▶ **Information supplied**
──────────────────────────────

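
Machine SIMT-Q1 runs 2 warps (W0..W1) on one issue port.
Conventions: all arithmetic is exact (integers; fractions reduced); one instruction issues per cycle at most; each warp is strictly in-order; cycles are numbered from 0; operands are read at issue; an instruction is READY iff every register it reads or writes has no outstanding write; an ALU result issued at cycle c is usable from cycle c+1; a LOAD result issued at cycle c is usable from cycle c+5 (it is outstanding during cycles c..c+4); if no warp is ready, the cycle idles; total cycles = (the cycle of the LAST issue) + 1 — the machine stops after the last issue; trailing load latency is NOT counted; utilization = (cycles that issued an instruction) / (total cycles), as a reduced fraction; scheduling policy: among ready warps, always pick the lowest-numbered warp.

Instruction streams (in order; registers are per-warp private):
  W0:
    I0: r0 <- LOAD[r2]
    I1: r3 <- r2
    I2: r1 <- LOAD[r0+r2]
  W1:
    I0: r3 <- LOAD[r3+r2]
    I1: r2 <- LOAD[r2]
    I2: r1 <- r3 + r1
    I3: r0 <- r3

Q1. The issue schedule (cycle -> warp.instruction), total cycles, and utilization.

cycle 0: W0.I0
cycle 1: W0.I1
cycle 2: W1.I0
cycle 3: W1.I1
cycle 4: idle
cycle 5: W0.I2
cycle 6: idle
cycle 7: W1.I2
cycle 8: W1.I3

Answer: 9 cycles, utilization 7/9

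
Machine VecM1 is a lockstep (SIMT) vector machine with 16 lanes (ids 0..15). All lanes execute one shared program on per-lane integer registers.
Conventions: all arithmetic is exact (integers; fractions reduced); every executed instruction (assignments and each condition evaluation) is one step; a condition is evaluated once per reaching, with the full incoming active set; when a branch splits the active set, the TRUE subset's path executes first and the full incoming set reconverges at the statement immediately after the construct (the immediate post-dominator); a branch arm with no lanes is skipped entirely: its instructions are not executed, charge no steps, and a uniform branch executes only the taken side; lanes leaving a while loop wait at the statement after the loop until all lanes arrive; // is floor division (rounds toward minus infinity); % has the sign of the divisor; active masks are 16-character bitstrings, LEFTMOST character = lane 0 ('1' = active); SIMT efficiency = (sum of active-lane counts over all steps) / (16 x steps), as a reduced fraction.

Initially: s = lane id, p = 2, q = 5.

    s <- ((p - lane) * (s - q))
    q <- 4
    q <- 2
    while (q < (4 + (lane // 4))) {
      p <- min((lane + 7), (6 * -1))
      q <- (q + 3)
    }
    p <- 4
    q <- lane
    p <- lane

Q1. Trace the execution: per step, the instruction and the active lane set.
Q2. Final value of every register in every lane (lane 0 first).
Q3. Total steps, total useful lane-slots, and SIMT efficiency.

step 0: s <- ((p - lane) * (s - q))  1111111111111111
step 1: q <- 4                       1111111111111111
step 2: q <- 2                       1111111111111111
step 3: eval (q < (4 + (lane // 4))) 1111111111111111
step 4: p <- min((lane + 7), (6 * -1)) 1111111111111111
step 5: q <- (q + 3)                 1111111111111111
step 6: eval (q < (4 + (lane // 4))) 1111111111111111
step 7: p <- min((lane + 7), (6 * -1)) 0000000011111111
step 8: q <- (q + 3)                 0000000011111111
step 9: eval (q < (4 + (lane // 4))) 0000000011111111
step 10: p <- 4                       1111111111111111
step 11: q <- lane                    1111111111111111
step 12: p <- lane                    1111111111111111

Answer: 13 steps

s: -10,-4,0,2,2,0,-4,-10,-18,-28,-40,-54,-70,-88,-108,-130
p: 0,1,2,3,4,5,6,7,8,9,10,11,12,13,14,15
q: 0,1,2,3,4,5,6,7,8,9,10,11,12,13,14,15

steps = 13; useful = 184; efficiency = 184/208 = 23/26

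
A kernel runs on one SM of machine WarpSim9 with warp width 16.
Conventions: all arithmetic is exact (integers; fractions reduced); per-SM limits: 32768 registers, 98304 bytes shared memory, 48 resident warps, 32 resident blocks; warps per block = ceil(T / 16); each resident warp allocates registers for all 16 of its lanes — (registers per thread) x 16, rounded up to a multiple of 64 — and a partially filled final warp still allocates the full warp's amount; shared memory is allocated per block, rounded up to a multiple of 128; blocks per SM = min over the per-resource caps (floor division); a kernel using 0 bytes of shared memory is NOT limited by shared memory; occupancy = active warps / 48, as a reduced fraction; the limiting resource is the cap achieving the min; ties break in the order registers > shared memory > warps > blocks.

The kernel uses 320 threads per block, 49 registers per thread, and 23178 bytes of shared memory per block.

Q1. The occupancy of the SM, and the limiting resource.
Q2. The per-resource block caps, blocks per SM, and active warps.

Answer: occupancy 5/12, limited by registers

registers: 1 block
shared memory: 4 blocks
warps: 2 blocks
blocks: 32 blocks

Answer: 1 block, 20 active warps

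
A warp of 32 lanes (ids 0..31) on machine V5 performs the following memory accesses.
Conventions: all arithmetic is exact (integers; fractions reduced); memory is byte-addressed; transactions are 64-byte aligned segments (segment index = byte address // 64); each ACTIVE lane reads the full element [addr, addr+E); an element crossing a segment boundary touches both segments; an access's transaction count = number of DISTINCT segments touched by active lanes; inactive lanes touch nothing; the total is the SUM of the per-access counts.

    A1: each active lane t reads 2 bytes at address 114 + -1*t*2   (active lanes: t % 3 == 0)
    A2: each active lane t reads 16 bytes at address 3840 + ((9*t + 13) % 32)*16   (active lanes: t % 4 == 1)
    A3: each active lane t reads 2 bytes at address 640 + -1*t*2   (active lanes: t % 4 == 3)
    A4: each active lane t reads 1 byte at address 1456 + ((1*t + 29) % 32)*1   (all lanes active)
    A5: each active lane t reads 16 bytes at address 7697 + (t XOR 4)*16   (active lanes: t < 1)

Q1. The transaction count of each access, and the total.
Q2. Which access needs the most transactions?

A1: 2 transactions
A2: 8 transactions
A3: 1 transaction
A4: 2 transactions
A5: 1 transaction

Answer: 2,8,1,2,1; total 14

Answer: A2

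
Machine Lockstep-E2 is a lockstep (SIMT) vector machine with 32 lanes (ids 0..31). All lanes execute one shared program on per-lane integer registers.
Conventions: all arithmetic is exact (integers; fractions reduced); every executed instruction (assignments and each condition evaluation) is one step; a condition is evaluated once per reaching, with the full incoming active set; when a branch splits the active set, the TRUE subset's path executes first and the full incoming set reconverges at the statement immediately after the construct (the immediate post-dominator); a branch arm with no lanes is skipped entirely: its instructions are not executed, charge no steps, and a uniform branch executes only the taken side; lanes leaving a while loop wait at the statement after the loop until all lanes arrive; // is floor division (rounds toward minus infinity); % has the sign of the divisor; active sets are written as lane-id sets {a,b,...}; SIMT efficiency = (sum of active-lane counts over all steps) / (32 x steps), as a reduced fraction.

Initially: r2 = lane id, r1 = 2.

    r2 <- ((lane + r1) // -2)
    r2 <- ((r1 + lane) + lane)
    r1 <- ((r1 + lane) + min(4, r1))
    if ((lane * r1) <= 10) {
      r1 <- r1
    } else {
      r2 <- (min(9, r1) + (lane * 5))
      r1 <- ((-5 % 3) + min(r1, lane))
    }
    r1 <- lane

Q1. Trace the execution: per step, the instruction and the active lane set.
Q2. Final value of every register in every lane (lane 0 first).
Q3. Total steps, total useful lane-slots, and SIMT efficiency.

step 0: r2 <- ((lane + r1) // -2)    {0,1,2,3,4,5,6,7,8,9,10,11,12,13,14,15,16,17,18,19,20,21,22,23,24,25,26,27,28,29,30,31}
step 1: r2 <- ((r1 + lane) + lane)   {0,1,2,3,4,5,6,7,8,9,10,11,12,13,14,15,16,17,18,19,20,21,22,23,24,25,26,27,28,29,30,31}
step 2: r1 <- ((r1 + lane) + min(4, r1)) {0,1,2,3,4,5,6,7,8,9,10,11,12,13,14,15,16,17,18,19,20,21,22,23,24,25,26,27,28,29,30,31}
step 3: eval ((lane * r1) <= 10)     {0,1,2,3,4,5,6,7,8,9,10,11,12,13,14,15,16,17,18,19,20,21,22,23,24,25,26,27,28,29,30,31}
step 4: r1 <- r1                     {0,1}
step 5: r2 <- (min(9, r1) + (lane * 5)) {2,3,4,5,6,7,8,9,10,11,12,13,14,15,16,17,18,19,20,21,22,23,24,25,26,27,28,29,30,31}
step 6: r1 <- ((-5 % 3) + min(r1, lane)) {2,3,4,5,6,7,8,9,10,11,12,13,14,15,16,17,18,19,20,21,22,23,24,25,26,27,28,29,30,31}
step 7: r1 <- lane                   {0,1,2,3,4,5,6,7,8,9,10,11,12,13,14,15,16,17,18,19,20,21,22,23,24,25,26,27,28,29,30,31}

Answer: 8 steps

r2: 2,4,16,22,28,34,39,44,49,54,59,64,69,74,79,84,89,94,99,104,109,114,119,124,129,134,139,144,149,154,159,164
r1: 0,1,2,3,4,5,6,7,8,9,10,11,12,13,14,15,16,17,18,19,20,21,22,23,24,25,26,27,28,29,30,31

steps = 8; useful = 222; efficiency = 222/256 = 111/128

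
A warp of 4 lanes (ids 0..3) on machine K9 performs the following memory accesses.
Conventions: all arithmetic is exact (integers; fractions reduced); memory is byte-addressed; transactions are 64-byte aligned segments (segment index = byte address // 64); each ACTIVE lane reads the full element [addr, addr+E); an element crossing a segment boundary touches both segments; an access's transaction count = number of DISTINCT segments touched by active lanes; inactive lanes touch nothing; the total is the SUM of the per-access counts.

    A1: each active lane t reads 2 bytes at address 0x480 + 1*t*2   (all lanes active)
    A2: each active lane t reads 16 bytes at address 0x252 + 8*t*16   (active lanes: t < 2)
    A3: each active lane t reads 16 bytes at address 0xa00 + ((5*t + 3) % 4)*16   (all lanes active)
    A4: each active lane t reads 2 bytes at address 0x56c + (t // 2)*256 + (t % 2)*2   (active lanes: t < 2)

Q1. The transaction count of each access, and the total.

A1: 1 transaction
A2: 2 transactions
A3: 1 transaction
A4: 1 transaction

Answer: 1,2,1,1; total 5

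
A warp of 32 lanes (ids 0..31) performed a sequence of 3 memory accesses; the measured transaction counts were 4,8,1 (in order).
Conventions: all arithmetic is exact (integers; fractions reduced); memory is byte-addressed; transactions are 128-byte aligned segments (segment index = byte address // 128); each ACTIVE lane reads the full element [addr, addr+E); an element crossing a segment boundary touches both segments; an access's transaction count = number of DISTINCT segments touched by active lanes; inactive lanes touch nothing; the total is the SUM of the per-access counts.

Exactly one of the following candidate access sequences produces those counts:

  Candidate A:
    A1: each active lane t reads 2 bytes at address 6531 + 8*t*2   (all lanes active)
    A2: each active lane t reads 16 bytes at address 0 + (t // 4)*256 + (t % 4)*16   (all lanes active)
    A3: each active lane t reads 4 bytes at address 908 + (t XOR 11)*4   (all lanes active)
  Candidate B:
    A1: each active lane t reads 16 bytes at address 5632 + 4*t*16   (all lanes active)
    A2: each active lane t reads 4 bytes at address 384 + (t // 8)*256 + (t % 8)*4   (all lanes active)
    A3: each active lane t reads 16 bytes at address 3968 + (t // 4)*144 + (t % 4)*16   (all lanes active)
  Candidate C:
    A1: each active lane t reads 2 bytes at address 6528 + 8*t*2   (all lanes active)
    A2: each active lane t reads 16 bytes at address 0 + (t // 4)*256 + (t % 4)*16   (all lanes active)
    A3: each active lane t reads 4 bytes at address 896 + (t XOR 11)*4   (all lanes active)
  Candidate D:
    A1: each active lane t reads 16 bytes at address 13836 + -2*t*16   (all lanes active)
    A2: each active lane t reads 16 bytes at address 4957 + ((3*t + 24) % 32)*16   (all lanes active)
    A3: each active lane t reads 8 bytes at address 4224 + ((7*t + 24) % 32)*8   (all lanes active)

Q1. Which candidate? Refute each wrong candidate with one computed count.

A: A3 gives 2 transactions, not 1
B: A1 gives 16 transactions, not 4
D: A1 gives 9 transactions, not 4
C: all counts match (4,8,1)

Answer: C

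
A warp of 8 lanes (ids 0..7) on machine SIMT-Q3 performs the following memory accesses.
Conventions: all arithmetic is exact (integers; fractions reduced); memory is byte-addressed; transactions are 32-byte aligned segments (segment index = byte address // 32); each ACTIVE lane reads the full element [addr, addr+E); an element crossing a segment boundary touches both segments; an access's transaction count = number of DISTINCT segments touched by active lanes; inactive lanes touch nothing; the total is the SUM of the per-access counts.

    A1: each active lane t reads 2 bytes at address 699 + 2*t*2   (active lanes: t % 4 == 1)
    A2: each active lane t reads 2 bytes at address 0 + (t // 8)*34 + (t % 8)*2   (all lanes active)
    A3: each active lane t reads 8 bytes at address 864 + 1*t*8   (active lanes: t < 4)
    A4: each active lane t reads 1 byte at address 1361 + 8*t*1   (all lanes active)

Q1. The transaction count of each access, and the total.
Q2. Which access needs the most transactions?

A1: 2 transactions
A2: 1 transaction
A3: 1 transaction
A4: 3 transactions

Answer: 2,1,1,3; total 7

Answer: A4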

──────────────────────────────

▶ **Task brief**
Lines above that have "lockstep": copy each of them.

▶ **Exercise answer**
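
Machine VecM1 is a lockstep (SIMT) vector machine with 16 lanes (ids 0..15). All lanes execute one shared program on per-lane integer registers.
Machine Lockstep-E2 is a lockstep (SIMT) vector machine with 32 lanes (ids 0..31). All lanes execute one shared program on per-lane integer registers.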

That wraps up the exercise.